*Excerpted data*:
►

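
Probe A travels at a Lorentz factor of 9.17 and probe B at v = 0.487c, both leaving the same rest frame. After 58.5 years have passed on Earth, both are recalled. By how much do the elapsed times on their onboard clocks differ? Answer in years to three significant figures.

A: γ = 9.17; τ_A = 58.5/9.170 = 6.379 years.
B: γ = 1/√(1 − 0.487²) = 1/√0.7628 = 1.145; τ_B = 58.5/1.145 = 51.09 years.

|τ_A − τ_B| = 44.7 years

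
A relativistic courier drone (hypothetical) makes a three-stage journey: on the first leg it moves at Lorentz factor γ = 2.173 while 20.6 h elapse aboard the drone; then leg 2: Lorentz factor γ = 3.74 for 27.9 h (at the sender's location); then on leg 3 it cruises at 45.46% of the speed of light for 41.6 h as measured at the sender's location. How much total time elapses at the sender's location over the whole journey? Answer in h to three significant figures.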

◄
►

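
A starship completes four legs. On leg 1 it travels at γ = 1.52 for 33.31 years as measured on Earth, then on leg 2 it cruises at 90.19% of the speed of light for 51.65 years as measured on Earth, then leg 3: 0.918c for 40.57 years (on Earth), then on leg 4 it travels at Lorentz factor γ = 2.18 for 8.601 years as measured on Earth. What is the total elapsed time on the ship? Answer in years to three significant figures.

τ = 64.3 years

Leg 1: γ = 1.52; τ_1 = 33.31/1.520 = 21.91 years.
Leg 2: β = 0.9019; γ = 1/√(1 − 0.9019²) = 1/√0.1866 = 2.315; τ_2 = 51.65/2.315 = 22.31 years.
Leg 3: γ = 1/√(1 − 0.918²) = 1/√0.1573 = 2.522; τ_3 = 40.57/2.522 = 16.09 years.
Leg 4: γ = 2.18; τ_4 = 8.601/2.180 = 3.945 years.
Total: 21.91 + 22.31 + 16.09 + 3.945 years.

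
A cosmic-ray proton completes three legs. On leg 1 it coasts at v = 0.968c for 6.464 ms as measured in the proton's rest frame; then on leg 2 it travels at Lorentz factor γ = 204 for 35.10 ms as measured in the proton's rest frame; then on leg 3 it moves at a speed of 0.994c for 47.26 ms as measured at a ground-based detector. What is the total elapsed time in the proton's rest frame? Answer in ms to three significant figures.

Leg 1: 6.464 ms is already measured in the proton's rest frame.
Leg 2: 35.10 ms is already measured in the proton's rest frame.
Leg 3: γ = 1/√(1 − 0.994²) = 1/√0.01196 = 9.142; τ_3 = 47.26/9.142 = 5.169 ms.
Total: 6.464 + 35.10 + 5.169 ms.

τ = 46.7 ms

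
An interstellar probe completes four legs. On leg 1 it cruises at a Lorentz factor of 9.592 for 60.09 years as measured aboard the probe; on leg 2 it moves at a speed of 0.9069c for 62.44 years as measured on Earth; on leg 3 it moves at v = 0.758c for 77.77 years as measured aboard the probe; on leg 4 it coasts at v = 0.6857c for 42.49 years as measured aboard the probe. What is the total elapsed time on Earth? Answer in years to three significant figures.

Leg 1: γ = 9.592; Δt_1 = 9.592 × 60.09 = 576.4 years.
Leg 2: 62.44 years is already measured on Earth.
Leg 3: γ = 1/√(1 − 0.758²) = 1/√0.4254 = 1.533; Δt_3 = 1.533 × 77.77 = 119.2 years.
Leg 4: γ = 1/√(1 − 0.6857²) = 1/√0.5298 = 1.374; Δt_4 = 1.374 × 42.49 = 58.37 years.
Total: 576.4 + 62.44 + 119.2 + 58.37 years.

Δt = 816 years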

◄
►

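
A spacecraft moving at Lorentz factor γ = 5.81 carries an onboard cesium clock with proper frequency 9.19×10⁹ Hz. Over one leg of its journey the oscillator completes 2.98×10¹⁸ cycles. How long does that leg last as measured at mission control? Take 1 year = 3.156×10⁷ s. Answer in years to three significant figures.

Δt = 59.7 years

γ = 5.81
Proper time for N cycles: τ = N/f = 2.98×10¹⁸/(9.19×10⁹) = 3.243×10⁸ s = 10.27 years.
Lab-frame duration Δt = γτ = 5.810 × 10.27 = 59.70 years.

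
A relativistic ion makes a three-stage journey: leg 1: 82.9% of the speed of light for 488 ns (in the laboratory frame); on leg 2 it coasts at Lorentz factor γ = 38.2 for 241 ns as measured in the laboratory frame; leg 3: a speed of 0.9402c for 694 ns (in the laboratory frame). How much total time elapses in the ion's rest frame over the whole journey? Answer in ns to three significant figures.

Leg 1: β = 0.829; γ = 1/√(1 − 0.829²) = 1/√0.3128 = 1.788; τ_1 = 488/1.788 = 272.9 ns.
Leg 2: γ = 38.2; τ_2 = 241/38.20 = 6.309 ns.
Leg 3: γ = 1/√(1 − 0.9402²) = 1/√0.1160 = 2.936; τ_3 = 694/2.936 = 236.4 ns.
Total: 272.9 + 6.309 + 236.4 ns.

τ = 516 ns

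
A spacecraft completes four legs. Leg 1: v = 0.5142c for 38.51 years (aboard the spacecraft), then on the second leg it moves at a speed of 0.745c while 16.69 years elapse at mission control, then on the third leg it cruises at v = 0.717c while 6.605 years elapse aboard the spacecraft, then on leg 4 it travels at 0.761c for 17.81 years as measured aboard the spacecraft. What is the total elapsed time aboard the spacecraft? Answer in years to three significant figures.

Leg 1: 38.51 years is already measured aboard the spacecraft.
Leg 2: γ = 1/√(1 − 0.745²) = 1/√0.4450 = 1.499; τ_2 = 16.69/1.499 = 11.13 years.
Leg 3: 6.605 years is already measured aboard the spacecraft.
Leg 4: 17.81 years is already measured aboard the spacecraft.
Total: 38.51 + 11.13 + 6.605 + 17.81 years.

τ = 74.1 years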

◄

*What you have to do*:
From the listing above, repeat exactly the lines starting at the line that includes "Probe A travels" and ending at the line that includes "A relativistic courier", with nothing outside that span.

*Answer to the problem*:
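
Probe A travels at a Lorentz factor of 9.17 and probe B at v = 0.487c, both leaving the same rest frame. After 58.5 years have passed on Earth, both are recalled. By how much do the elapsed times on their onboard clocks differ? Answer in years to three significant figures.

A: γ = 9.17; τ_A = 58.5/9.170 = 6.379 years.
B: γ = 1/√(1 − 0.487²) = 1/√0.7628 = 1.145; τ_B = 58.5/1.145 = 51.09 years.

|τ_A − τ_B| = 44.7 years

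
A relativistic courier drone (hypothetical) makes a three-stage journey: on the first leg it moves at Lorentz factor γ = 2.173 while 20.6 h elapse aboard the drone; then leg 2: Lorentz factor γ = 3.74 for 27.9 h (at the sender's location); then on leg 3 it cruises at 45.46% of the speed of light for 41.6 h as measured at the sender's location. How much total time elapses at the sender's location over the whole journey? Answer in h to three significant figures.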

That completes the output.